[Opening Provided material section]

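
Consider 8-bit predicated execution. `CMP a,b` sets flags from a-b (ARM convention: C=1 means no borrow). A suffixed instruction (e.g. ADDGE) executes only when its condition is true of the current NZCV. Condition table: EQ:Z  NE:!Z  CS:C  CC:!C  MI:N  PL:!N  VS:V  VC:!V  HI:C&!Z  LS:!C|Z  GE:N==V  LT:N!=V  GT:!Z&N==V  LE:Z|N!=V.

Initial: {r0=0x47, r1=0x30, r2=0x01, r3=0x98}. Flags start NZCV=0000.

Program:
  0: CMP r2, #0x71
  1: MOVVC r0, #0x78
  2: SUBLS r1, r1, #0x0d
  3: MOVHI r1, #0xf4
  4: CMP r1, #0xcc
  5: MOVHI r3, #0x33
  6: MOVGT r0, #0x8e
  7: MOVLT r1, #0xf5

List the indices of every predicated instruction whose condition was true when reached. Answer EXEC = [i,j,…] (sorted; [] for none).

EXEC = [1,2,6]

0: ✓ CMP  NZCV=1000
1: ✓ MOVVC  r0←0x78
2: ✓ SUBLS  r1←0x23
3: · MOVHI
4: ✓ CMP  NZCV=0000
5: · MOVHI
6: ✓ MOVGT  r0←0x8e
7: · MOVLT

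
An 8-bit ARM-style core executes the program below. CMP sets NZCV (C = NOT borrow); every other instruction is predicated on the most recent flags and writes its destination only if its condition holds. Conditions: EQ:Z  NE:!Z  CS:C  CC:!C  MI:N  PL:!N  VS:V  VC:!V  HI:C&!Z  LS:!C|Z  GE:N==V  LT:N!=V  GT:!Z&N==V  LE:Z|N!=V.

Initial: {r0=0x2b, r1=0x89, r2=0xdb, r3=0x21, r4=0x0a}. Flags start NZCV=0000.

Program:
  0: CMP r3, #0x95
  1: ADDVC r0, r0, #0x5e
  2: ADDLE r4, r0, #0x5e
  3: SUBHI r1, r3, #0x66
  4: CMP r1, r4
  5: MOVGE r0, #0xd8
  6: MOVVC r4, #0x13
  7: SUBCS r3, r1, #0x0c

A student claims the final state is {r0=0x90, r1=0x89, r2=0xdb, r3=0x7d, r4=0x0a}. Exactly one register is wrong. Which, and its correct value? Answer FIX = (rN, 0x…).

0: ✓ CMP  NZCV=1001
1: · ADDVC
2: · ADDLE
3: · SUBHI
4: ✓ CMP  NZCV=0011
5: · MOVGE
6: · MOVVC
7: ✓ SUBCS  r3←0x7d

FIX = (r0, 0x2b)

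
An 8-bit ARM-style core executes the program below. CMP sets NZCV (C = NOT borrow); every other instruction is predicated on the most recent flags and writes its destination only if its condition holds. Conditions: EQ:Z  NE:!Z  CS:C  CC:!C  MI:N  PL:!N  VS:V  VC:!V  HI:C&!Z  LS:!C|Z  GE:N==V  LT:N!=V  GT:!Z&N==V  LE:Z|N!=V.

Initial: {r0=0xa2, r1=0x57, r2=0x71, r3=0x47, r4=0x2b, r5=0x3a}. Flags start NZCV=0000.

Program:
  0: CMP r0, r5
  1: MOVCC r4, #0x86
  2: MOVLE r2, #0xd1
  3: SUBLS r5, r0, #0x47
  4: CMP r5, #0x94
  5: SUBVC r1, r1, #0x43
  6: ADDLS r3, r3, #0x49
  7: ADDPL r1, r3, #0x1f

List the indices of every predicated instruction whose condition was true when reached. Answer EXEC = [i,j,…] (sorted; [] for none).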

[Closing Provided material section]

◆ **Directions**:
Please quote the records above exactly, without skipping a line.

◆ **Exercise response**:
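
Consider 8-bit predicated execution. `CMP a,b` sets flags from a-b (ARM convention: C=1 means no borrow). A suffixed instruction (e.g. ADDGE) executes only when its condition is true of the current NZCV. Condition table: EQ:Z  NE:!Z  CS:C  CC:!C  MI:N  PL:!N  VS:V  VC:!V  HI:C&!Z  LS:!C|Z  GE:N==V  LT:N!=V  GT:!Z&N==V  LE:Z|N!=V.

Initial: {r0=0x47, r1=0x30, r2=0x01, r3=0x98}. Flags start NZCV=0000.

Program:
  0: CMP r2, #0x71
  1: MOVVC r0, #0x78
  2: SUBLS r1, r1, #0x0d
  3: MOVHI r1, #0xf4
  4: CMP r1, #0xcc
  5: MOVHI r3, #0x33
  6: MOVGT r0, #0x8e
  7: MOVLT r1, #0xf5

List the indices of every predicated instruction whose condition was true when reached. Answer EXEC = [i,j,…] (sorted; [] for none).

EXEC = [1,2,6]

0: ✓ CMP  NZCV=1000
1: ✓ MOVVC  r0←0x78
2: ✓ SUBLS  r1←0x23
3: · MOVHI
4: ✓ CMP  NZCV=0000
5: · MOVHI
6: ✓ MOVGT  r0←0x8e
7: · MOVLT

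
An 8-bit ARM-style core executes the program below. CMP sets NZCV (C = NOT borrow); every other instruction is predicated on the most recent flags and writes its destination only if its condition holds. Conditions: EQ:Z  NE:!Z  CS:C  CC:!C  MI:N  PL:!N  VS:V  VC:!V  HI:C&!Z  LS:!C|Z  GE:N==V  LT:N!=V  GT:!Z&N==V  LE:Z|N!=V.

Initial: {r0=0x2b, r1=0x89, r2=0xdb, r3=0x21, r4=0x0a}. Flags start NZCV=0000.

Program:
  0: CMP r3, #0x95
  1: ADDVC r0, r0, #0x5e
  2: ADDLE r4, r0, #0x5e
  3: SUBHI r1, r3, #0x66
  4: CMP r1, r4
  5: MOVGE r0, #0xd8
  6: MOVVC r4, #0x13
  7: SUBCS r3, r1, #0x0c

A student claims the final state is {r0=0x90, r1=0x89, r2=0xdb, r3=0x7d, r4=0x0a}. Exactly one register is wrong. Which, and its correct value? Answer FIX = (rN, 0x…).

0: ✓ CMP  NZCV=1001
1: · ADDVC
2: · ADDLE
3: · SUBHI
4: ✓ CMP  NZCV=0011
5: · MOVGE
6: · MOVVC
7: ✓ SUBCS  r3←0x7d

FIX = (r0, 0x2b)

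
An 8-bit ARM-style core executes the program below. CMP sets NZCV (C = NOT borrow); every other instruction is predicated on the most recent flags and writes its destination only if its condition holds. Conditions: EQ:Z  NE:!Z  CS:C  CC:!C  MI:N  PL:!N  VS:V  VC:!V  HI:C&!Z  LS:!C|Z  GE:N==V  LT:N!=V  GT:!Z&N==V  LE:Z|N!=V.

Initial: {r0=0xa2, r1=0x57, r2=0x71, r3=0x47, r4=0x2b, r5=0x3a}. Flags start NZCV=0000.

Program:
  0: CMP r0, r5
  1: MOVCC r4, #0x86
  2: MOVLE r2, #0xd1
  3: SUBLS r5, r0, #0x47
  4: CMP r5, #0x94
  5: SUBVC r1, r1, #0x43
  6: ADDLS r3, r3, #0x49
  7: ADDPL r1, r3, #0x1f

List the indices of every predicated instruction whose condition was true when reached. Answer EXEC = [i,j,…] (sorted; [] for none).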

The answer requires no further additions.